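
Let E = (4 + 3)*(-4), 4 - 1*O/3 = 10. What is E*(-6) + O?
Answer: 150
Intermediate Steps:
O = -18 (O = 12 - 3*10 = 12 - 30 = -18)
E = -28 (E = 7*(-4) = -28)
E*(-6) + O = -28*(-6) - 18 = 168 - 18 = 150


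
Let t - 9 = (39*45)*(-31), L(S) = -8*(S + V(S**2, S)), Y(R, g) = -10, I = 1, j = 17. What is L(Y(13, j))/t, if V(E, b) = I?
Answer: -2/1511 ≈ -0.0013236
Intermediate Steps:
V(E, b) = 1
L(S) = -8 - 8*S (L(S) = -8*(S + 1) = -8*(1 + S) = -8 - 8*S)
t = -54396 (t = 9 + (39*45)*(-31) = 9 + 1755*(-31) = 9 - 54405 = -54396)
L(Y(13, j))/t = (-8 - 8*(-10))/(-54396) = (-8 + 80)*(-1/54396) = 72*(-1/54396) = -2/1511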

------------------------

:: What you will do ::
Your output should start at the line containing "Let t - 9 = (39*45)*(-31), L(S)" and stop at the last line of the material, copied exactly, with nothing else.

:: Result below ::
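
Let t - 9 = (39*45)*(-31), L(S) = -8*(S + V(S**2, S)), Y(R, g) = -10, I = 1, j = 17. What is L(Y(13, j))/t, if V(E, b) = I?
Answer: -2/1511 ≈ -0.0013236
Intermediate Steps:
V(E, b) = 1
L(S) = -8 - 8*S (L(S) = -8*(S + 1) = -8*(1 + S) = -8 - 8*S)
t = -54396 (t = 9 + (39*45)*(-31) = 9 + 1755*(-31) = 9 - 54405 = -54396)
L(Y(13, j))/t = (-8 - 8*(-10))/(-54396) = (-8 + 80)*(-1/54396) = 72*(-1/54396) = -2/1511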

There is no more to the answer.